───── EXTRACTED DATA ─────

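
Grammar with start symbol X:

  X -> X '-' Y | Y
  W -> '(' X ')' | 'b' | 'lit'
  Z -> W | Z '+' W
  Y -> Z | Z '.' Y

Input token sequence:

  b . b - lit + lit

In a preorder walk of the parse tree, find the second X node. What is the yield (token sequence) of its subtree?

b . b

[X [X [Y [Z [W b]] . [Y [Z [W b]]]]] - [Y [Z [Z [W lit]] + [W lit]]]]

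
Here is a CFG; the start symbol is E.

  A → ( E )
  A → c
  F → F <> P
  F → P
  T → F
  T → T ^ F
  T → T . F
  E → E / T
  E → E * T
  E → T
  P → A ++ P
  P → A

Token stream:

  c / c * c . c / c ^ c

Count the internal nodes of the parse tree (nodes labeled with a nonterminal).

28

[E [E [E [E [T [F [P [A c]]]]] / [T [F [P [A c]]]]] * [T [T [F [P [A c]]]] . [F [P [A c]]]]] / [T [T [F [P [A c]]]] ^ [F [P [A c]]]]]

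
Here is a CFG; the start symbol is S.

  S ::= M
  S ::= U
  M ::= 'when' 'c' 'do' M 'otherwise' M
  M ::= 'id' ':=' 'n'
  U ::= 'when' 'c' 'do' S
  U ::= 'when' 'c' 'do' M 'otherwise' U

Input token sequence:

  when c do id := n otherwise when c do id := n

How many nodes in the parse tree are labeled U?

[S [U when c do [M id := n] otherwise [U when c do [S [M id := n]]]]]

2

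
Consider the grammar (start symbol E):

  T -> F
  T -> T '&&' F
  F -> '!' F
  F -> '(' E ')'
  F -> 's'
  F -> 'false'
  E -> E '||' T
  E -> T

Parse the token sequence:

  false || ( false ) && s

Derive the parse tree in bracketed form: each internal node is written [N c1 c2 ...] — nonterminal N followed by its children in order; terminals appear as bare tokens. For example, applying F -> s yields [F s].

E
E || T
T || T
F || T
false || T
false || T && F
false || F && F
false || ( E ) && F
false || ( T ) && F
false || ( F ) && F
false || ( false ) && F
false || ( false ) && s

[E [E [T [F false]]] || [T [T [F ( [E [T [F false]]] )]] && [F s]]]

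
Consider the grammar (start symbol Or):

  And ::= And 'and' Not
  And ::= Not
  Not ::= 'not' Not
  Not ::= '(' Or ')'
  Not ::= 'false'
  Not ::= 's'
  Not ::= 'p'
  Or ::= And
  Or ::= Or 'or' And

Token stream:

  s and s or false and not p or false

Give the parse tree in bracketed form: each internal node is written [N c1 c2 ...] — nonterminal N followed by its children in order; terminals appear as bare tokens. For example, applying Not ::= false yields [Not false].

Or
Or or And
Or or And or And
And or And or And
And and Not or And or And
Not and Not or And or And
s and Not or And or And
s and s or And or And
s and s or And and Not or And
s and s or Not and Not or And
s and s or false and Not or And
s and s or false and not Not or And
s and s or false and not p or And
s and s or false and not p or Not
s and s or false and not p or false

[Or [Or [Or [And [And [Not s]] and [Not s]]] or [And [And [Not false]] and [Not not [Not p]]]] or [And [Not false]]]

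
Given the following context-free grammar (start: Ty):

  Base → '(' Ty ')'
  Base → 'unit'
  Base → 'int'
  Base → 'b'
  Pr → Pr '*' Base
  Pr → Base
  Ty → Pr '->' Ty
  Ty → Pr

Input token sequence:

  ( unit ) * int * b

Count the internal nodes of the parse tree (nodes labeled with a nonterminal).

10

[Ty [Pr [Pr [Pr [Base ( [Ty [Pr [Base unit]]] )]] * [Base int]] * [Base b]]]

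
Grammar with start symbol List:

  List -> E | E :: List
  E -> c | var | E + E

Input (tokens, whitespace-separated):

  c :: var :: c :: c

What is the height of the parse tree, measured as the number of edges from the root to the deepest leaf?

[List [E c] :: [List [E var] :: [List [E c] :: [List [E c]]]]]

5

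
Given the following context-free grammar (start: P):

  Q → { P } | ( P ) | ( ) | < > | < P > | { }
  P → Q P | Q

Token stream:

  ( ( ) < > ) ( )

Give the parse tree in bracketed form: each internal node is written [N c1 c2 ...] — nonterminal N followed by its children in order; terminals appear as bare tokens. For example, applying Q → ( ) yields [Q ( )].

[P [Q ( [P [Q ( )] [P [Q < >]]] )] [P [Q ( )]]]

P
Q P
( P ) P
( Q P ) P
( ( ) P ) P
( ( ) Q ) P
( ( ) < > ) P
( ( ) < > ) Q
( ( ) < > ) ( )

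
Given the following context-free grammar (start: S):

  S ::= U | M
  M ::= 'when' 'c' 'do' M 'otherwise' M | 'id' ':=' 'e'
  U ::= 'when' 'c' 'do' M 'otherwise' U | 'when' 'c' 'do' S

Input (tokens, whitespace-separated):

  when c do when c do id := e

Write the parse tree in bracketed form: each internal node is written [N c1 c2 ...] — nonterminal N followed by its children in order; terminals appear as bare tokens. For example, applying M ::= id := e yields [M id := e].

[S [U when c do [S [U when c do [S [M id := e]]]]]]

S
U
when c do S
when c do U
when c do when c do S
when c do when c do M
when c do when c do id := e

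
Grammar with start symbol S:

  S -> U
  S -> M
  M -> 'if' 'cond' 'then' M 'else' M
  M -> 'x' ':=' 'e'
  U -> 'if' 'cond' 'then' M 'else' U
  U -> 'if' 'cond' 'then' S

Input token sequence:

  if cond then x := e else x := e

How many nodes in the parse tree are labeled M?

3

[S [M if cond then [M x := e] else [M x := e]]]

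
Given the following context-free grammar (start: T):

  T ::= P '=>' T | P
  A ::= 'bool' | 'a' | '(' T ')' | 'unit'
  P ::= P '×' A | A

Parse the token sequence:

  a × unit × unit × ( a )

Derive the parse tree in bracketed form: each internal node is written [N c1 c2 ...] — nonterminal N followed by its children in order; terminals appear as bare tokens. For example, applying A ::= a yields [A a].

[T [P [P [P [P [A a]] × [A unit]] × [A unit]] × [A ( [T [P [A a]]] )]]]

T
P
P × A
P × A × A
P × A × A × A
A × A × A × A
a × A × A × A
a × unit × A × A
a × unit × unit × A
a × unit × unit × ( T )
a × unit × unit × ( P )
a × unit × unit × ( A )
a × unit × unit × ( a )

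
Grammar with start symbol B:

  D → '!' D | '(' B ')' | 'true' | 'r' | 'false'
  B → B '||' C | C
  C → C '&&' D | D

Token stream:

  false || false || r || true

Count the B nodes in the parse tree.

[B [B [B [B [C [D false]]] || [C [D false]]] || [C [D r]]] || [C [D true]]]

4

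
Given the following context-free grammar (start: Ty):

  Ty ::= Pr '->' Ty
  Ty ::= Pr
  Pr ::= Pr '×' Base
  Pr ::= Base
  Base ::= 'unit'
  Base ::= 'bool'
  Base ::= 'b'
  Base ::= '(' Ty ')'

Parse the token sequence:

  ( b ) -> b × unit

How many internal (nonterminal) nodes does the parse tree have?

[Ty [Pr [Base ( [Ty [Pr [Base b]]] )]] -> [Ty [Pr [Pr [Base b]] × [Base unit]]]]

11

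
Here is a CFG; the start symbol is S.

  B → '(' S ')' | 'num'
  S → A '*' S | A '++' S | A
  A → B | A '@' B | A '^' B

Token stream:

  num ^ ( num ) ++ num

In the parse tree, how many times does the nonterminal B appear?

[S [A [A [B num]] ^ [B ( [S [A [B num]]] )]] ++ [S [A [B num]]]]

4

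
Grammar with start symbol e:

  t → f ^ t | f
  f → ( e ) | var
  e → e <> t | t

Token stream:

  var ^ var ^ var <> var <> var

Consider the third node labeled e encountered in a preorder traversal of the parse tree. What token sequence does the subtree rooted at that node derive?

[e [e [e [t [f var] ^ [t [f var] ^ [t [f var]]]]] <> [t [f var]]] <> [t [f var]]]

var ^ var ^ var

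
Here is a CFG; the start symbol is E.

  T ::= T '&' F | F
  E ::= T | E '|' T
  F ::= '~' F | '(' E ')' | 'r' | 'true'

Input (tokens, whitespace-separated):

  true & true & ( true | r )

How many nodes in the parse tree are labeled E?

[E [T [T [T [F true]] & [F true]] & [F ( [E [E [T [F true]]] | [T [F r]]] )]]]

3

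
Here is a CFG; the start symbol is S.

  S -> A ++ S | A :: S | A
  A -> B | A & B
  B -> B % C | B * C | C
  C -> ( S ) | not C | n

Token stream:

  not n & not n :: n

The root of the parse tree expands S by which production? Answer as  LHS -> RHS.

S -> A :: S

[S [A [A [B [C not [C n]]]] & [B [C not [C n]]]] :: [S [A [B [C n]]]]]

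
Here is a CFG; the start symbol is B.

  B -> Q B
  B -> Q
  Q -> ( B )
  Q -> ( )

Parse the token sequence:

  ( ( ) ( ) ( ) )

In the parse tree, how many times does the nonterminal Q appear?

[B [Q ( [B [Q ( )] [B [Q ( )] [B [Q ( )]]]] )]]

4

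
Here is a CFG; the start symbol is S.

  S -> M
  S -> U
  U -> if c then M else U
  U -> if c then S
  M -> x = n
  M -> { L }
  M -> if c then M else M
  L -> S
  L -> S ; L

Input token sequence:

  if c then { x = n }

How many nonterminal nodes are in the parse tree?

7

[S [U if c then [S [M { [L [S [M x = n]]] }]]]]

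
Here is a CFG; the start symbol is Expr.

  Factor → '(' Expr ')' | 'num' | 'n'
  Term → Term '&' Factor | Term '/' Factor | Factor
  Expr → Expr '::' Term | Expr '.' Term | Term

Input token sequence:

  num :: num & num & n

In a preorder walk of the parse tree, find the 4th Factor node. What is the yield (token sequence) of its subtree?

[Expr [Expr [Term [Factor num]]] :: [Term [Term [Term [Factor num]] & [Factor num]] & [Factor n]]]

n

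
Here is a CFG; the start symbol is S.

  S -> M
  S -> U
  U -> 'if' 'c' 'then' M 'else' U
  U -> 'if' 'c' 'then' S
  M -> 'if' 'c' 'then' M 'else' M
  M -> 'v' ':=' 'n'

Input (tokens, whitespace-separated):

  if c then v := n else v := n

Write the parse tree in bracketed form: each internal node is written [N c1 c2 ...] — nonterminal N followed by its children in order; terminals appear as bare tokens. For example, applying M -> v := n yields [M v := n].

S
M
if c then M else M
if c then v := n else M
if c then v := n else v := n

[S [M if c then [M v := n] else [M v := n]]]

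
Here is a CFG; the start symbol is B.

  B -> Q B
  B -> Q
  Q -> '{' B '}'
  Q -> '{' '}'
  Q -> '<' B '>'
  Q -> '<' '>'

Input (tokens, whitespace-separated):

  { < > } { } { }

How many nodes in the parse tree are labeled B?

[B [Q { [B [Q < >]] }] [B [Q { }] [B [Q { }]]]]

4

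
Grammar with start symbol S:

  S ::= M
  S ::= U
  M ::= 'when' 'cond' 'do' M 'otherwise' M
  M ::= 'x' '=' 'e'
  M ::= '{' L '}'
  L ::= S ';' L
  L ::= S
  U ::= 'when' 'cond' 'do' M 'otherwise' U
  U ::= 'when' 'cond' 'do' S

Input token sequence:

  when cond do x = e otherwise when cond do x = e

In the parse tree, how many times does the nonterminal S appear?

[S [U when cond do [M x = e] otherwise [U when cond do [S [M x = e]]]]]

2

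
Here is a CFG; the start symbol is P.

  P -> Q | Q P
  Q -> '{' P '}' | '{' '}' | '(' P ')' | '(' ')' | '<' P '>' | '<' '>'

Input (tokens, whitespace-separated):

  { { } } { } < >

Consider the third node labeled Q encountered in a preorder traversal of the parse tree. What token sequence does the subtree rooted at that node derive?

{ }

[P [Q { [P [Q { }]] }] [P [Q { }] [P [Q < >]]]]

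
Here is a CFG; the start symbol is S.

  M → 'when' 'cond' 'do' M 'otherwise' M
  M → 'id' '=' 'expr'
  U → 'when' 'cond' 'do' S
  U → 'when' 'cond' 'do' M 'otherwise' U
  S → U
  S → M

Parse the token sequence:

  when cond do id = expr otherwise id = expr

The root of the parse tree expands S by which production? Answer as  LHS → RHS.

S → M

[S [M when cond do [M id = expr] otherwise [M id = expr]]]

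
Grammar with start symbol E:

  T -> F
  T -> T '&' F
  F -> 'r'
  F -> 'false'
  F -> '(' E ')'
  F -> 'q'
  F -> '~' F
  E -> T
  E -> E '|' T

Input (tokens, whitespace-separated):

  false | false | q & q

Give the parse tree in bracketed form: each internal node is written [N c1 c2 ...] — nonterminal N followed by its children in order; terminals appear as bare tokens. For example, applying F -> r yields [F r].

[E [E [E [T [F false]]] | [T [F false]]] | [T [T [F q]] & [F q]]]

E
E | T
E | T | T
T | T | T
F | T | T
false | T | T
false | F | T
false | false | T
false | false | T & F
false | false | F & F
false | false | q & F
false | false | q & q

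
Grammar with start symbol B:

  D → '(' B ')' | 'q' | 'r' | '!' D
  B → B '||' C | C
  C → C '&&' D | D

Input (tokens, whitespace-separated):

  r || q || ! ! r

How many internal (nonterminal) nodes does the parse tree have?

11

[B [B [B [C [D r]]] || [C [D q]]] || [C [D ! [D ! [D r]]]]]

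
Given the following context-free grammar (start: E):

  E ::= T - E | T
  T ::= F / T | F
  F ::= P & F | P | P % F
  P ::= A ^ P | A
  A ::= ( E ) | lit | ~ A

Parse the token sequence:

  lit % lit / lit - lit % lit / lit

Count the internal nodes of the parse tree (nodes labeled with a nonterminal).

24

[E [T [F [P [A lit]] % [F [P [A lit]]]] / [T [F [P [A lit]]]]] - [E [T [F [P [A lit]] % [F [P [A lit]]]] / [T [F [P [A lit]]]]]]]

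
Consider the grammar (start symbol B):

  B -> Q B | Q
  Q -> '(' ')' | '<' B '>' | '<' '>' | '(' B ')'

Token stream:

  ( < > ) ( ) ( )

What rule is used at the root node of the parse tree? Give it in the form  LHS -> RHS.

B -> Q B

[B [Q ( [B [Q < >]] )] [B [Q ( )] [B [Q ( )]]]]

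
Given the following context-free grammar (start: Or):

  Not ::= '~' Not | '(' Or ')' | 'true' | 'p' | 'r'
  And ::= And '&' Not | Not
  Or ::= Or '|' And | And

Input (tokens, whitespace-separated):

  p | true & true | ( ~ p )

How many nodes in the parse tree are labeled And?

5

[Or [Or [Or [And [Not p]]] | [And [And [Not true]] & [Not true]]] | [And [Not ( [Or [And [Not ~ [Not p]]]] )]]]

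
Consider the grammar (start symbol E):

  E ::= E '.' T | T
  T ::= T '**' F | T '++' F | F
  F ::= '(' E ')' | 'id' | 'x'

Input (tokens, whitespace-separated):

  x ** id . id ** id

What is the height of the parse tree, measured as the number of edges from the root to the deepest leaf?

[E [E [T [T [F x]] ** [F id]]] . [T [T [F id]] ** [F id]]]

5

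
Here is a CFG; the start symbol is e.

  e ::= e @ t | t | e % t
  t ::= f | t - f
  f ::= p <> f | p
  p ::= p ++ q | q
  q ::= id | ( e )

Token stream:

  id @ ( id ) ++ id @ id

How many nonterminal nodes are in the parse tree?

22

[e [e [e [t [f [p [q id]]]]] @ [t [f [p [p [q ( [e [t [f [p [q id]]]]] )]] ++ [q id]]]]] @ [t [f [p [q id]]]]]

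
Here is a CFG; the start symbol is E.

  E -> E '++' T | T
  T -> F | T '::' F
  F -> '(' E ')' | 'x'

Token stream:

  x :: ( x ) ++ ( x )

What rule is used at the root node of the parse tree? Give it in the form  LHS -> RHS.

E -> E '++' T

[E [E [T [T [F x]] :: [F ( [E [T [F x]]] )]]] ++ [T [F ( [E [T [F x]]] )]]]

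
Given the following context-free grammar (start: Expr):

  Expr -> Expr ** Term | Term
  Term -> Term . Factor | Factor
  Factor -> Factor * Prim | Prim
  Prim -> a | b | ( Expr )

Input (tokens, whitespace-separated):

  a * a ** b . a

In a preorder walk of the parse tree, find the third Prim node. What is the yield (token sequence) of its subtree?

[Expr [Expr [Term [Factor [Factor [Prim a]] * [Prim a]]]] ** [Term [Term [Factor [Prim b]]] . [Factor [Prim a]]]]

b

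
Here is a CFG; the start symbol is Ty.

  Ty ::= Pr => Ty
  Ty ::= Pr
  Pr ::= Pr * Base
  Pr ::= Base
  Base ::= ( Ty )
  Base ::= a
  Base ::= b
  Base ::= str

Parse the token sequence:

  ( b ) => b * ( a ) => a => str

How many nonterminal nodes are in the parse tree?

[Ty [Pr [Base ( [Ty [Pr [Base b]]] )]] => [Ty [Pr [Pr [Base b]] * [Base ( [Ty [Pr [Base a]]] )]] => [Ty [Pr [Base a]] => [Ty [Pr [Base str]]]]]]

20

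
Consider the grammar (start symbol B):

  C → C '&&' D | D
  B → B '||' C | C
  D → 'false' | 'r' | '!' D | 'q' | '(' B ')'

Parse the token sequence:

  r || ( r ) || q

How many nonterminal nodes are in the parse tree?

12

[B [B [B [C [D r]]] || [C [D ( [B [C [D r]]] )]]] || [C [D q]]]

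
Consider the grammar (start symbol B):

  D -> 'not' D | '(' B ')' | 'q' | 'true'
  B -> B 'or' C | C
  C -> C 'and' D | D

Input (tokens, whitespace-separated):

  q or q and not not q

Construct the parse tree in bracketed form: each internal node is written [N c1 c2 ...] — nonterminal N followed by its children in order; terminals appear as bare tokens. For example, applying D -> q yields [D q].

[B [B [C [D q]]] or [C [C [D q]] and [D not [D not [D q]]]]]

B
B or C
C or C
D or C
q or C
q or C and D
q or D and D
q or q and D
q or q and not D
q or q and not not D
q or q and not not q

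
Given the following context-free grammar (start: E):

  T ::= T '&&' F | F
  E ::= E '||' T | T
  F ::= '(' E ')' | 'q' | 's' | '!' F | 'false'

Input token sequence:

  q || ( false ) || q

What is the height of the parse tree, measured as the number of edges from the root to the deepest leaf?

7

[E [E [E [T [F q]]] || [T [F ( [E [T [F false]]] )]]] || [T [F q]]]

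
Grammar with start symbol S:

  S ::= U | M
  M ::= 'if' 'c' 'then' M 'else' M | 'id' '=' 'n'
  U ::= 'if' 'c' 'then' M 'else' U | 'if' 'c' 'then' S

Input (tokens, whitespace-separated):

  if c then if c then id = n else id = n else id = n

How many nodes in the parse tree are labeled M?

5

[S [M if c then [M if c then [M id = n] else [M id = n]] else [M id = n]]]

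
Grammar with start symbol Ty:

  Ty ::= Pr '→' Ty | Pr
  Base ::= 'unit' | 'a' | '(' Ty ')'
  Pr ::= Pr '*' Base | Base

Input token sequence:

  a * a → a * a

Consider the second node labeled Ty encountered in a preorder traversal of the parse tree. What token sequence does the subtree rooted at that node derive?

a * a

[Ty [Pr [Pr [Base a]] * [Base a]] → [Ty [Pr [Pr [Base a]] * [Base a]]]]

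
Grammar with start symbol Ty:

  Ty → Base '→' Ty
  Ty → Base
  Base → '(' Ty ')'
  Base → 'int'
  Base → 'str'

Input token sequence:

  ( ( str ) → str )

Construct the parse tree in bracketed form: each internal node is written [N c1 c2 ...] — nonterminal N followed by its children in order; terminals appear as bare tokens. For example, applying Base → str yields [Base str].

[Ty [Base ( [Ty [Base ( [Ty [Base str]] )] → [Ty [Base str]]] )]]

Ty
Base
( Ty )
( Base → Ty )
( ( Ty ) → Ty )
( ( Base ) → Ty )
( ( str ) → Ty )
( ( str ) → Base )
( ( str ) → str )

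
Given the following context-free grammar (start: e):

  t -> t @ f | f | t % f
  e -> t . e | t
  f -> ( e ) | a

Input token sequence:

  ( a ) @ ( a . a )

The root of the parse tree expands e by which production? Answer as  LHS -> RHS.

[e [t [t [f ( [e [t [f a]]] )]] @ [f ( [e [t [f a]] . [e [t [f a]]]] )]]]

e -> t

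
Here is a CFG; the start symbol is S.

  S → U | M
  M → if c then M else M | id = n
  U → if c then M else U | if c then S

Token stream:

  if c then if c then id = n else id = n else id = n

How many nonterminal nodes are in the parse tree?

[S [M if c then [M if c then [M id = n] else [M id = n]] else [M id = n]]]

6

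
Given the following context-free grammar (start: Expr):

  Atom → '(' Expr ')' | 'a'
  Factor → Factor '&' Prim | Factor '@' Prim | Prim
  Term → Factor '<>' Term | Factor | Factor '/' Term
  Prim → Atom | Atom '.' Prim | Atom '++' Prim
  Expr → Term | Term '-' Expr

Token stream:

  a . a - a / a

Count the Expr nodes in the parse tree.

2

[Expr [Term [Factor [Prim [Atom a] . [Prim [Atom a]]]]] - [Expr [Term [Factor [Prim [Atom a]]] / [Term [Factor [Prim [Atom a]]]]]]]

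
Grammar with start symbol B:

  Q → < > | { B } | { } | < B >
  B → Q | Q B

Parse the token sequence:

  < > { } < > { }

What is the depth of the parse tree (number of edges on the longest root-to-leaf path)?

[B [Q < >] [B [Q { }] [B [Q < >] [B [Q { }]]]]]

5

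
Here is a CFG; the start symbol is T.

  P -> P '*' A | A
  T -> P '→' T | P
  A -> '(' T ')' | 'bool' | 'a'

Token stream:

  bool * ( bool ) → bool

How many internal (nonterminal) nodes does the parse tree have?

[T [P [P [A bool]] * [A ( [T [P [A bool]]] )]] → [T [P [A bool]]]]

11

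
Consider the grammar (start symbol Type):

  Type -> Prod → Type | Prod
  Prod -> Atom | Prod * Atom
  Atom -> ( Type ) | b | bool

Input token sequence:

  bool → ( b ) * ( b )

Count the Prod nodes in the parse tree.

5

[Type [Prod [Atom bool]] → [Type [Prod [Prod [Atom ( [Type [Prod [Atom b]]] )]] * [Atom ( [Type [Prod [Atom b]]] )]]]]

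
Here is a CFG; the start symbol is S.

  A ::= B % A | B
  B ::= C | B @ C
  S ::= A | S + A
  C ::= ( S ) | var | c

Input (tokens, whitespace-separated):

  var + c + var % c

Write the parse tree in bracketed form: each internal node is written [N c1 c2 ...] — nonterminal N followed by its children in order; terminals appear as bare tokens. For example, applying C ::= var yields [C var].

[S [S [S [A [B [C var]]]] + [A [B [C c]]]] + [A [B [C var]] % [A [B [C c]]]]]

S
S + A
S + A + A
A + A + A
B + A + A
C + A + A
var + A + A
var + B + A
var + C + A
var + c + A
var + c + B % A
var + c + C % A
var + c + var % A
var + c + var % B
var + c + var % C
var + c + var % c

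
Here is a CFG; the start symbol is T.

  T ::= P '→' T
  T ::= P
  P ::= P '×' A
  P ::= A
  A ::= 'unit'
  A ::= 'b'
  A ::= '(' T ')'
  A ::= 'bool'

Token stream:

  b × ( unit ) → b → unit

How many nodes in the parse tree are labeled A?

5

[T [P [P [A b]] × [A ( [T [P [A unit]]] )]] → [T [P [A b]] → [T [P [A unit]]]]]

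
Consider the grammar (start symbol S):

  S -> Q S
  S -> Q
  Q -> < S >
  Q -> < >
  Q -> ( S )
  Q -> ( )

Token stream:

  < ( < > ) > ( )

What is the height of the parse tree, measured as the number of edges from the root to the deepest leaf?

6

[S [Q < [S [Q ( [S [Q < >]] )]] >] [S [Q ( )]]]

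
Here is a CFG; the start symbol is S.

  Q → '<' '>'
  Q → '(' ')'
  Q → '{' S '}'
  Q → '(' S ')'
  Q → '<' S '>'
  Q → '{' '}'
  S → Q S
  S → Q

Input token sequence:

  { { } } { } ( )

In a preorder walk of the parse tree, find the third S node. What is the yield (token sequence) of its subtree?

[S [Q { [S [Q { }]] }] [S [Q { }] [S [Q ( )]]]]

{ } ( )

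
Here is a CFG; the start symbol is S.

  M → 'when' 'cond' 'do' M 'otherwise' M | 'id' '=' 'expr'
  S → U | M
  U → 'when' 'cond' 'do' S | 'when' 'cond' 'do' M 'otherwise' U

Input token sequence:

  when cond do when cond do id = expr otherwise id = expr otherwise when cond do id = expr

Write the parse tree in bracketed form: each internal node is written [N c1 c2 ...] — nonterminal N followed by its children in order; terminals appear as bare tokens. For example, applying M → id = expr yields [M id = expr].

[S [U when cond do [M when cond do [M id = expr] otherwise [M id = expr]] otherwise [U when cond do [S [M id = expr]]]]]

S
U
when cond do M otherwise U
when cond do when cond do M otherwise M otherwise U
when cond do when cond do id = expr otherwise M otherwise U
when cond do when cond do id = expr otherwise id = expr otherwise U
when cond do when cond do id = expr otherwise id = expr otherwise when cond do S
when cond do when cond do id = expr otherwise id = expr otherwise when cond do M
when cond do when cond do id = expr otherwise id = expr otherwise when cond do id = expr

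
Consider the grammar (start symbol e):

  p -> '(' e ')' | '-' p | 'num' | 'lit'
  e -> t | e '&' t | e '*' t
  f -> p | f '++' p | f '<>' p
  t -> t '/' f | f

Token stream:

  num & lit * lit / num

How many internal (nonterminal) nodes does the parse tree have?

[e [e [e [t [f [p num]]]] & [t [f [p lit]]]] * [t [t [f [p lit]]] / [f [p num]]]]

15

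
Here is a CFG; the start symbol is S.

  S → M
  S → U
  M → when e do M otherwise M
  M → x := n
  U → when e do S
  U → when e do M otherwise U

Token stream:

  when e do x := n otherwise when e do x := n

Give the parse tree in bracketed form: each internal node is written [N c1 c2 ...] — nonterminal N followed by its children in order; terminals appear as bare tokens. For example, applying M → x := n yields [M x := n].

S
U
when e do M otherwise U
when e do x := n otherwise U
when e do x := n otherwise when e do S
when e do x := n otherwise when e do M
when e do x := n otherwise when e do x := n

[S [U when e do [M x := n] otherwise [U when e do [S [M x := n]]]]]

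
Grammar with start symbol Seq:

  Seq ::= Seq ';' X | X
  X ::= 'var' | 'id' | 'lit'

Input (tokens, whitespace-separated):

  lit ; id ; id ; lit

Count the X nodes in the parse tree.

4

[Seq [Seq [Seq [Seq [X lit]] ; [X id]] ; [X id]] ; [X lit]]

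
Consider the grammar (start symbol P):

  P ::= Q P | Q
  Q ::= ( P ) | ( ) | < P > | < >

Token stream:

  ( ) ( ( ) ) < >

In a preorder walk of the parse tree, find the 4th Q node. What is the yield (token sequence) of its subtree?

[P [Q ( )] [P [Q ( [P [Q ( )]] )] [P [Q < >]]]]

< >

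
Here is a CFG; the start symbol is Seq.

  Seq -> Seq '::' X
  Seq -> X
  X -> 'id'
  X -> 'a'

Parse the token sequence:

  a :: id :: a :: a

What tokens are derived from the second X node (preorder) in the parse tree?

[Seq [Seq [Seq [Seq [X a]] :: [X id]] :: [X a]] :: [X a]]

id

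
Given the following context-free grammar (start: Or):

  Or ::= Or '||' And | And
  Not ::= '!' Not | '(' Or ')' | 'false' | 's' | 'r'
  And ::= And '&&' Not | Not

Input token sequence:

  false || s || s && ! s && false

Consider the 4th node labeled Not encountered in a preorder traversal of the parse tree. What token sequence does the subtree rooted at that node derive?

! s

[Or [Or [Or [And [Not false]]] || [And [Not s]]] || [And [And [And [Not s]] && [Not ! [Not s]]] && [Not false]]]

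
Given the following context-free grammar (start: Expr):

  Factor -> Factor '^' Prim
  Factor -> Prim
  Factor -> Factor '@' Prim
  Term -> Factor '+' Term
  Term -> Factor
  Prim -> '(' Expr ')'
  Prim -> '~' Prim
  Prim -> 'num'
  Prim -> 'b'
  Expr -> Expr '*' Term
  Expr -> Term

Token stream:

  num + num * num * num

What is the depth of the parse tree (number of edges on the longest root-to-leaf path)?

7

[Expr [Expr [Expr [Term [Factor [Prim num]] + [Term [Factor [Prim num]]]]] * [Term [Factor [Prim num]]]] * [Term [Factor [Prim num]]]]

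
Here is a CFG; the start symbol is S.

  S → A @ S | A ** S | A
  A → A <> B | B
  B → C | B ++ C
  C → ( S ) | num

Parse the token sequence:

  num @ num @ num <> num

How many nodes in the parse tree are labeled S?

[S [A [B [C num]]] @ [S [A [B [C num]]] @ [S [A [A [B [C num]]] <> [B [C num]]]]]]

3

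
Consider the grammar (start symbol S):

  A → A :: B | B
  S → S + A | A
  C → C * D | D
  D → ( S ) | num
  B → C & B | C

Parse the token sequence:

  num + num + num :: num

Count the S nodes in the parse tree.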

─────

Of all the entries above, output exactly the lines between the one holding "M -> if c then M else M" and the one holding "Term → Term", inclusive.

◆ PROBLEM SOLUTION
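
  M -> if c then M else M
  L -> S
  L -> S ; L

Input token sequence:

  if c then { x = n }

How many nonterminal nodes are in the parse tree?

7

[S [U if c then [S [M { [L [S [M x = n]]] }]]]]

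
Here is a CFG; the start symbol is Expr.

  Factor → '(' Expr ')' | 'num' | 'n'
  Term → Term '&' Factor | Term '/' Factor | Factor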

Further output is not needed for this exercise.